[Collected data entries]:
################

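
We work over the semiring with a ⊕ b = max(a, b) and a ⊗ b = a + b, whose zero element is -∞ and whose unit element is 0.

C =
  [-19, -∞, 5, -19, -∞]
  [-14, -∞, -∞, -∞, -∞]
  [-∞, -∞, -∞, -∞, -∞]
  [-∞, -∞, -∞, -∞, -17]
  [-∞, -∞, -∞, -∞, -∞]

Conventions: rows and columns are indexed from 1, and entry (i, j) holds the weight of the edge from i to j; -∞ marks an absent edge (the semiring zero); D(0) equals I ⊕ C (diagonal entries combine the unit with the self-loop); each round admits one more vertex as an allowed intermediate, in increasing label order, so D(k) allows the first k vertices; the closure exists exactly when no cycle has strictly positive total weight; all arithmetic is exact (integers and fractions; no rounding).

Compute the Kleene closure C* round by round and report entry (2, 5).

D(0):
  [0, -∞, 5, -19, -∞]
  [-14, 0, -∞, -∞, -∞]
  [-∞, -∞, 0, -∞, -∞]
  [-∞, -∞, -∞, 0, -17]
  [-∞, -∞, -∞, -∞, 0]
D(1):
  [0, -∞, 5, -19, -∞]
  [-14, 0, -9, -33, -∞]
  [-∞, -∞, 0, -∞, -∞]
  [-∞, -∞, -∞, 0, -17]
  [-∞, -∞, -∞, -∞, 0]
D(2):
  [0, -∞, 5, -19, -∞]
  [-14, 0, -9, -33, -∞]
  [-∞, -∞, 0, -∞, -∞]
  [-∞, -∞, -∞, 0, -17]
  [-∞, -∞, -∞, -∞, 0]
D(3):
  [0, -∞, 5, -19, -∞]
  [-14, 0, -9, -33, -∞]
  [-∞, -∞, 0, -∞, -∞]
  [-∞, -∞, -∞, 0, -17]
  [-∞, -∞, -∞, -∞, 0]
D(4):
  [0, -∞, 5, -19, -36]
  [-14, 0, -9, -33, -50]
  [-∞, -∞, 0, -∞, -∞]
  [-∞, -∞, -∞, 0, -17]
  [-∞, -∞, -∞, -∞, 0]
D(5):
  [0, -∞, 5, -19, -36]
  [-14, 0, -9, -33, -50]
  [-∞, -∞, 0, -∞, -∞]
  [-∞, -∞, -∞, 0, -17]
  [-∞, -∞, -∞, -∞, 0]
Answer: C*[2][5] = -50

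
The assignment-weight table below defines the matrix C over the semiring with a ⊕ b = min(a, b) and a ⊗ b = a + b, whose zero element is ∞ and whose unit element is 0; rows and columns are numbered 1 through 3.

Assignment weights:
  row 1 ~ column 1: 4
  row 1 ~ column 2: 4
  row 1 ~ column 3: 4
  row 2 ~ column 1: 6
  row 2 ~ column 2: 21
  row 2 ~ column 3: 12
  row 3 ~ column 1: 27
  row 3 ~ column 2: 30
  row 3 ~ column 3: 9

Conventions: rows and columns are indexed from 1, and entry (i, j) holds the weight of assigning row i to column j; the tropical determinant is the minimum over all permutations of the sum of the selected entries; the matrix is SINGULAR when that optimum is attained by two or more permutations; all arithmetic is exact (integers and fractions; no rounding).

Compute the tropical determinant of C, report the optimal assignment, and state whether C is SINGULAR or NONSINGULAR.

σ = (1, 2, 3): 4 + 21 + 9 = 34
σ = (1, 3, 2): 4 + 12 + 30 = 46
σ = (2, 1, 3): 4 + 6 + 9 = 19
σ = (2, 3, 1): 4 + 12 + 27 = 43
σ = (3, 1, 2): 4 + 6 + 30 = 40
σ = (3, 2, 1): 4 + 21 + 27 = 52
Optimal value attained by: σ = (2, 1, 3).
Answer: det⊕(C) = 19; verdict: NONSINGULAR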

################

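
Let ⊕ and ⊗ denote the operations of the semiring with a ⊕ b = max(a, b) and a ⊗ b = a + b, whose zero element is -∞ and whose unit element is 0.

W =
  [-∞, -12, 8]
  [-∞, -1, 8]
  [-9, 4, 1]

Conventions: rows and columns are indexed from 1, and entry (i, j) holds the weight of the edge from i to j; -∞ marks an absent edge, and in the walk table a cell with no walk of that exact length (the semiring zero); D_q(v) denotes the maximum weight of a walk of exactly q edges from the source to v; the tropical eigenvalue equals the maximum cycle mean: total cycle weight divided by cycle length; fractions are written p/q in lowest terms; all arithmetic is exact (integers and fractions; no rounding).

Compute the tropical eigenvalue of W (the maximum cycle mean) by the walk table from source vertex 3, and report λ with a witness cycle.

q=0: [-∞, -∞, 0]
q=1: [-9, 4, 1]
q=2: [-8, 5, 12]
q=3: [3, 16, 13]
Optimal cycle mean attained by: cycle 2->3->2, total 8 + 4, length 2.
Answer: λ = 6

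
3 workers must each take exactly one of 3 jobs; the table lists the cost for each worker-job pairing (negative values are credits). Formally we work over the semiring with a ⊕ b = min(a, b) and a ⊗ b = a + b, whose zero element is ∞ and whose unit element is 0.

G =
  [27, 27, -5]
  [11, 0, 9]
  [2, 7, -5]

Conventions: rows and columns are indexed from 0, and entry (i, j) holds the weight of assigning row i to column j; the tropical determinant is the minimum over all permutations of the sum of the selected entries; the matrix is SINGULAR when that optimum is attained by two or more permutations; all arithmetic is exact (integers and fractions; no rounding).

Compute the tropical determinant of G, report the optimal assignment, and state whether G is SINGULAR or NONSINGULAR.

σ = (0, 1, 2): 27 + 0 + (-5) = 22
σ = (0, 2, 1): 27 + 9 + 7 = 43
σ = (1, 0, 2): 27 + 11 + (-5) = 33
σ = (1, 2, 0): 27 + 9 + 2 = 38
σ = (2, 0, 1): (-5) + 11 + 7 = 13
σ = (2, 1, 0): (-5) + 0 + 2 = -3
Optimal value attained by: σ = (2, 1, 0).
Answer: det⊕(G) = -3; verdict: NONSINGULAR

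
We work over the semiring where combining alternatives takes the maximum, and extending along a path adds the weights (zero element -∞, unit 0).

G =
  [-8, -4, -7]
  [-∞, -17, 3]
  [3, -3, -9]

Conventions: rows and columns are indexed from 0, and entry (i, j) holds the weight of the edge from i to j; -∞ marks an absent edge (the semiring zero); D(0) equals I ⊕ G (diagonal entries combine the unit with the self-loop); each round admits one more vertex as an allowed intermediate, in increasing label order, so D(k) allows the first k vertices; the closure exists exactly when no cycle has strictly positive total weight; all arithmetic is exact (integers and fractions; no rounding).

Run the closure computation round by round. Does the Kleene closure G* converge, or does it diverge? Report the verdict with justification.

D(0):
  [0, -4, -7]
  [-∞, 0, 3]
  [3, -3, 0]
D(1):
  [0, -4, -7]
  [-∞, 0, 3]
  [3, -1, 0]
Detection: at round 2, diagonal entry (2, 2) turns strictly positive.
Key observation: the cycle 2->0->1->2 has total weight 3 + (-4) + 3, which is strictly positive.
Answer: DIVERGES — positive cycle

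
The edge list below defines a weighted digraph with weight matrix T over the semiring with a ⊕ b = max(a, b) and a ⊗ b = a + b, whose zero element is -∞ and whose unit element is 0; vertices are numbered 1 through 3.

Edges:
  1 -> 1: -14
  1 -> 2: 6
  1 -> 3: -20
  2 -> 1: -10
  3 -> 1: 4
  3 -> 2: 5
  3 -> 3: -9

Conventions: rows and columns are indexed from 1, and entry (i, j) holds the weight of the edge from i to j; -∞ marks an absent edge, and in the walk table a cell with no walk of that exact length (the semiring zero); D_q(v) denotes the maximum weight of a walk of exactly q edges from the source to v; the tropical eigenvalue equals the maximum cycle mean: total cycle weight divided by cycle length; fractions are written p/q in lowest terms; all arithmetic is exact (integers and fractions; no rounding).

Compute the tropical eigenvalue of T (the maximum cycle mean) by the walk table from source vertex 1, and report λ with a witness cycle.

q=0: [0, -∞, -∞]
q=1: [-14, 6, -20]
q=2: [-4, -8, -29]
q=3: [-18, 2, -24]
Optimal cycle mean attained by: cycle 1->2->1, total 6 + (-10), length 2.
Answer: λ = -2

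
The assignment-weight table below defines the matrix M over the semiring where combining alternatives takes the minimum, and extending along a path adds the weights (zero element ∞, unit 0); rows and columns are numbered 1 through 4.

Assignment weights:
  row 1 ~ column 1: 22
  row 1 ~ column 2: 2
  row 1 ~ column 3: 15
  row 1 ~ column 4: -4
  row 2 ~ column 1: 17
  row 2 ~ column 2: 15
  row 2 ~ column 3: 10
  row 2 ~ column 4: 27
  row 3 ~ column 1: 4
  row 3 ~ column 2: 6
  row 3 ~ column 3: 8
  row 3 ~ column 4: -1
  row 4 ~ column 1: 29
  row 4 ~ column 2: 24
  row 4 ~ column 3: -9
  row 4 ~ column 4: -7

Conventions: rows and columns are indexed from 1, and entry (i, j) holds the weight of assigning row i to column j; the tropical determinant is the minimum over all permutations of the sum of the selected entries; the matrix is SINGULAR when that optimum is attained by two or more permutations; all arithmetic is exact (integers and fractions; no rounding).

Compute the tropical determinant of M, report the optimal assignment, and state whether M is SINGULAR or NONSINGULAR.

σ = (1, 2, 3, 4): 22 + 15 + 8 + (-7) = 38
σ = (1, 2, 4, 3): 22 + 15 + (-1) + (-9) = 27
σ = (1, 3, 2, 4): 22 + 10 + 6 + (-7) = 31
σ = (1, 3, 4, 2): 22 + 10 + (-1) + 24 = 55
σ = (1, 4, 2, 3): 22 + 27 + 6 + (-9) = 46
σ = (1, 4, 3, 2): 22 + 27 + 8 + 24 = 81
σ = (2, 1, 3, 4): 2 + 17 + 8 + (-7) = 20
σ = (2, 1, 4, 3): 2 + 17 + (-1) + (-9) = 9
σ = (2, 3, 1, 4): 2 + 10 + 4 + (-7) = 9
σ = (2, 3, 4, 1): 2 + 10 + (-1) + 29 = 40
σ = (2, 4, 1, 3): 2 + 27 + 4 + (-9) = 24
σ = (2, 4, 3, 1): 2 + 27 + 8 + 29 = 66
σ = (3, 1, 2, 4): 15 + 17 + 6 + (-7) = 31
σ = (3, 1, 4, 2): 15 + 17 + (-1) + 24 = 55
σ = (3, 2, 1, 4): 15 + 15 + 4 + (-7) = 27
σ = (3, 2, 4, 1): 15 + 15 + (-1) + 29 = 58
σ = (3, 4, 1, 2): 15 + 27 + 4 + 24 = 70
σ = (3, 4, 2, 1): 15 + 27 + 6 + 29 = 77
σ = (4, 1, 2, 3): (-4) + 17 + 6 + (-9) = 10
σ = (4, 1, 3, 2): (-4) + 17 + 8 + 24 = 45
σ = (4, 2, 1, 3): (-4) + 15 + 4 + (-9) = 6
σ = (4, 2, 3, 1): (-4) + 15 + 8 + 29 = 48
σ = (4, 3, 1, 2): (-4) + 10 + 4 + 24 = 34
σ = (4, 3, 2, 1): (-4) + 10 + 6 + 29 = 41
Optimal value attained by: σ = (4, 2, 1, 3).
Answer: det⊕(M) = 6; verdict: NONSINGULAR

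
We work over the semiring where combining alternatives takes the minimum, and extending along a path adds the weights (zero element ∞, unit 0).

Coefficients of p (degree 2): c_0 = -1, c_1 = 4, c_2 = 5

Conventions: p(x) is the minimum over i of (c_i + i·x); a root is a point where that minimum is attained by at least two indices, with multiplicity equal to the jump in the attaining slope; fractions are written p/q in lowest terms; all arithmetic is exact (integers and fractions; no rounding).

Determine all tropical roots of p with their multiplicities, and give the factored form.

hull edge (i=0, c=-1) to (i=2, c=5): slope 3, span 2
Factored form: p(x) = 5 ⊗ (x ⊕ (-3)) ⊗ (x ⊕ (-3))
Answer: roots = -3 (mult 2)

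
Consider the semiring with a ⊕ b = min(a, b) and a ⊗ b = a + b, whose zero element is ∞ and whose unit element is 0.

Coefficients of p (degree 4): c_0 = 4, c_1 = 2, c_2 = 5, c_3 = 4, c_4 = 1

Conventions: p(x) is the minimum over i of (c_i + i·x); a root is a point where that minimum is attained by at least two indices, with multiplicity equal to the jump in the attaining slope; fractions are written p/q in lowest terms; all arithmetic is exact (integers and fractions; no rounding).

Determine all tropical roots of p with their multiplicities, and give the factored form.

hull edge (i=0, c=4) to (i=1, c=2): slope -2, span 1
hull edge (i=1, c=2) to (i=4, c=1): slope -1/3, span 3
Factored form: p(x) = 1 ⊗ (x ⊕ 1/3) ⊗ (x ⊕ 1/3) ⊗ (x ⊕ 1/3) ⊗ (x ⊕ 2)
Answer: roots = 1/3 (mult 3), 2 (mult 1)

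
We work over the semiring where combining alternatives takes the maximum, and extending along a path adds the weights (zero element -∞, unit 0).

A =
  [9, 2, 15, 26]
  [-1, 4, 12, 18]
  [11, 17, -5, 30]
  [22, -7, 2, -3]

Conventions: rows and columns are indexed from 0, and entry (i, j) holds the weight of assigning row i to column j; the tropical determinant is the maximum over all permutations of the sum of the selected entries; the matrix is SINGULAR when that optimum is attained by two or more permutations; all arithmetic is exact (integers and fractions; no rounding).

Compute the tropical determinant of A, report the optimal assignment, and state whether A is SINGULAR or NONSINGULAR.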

################

[Prompt]:
Please copy each line of the entries in which the word "degree" shows up.

[Solution below]:
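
Coefficients of p (degree 2): c_0 = -1, c_1 = 4, c_2 = 5
Coefficients of p (degree 4): c_0 = 4, c_1 = 2, c_2 = 5, c_3 = 4, c_4 = 1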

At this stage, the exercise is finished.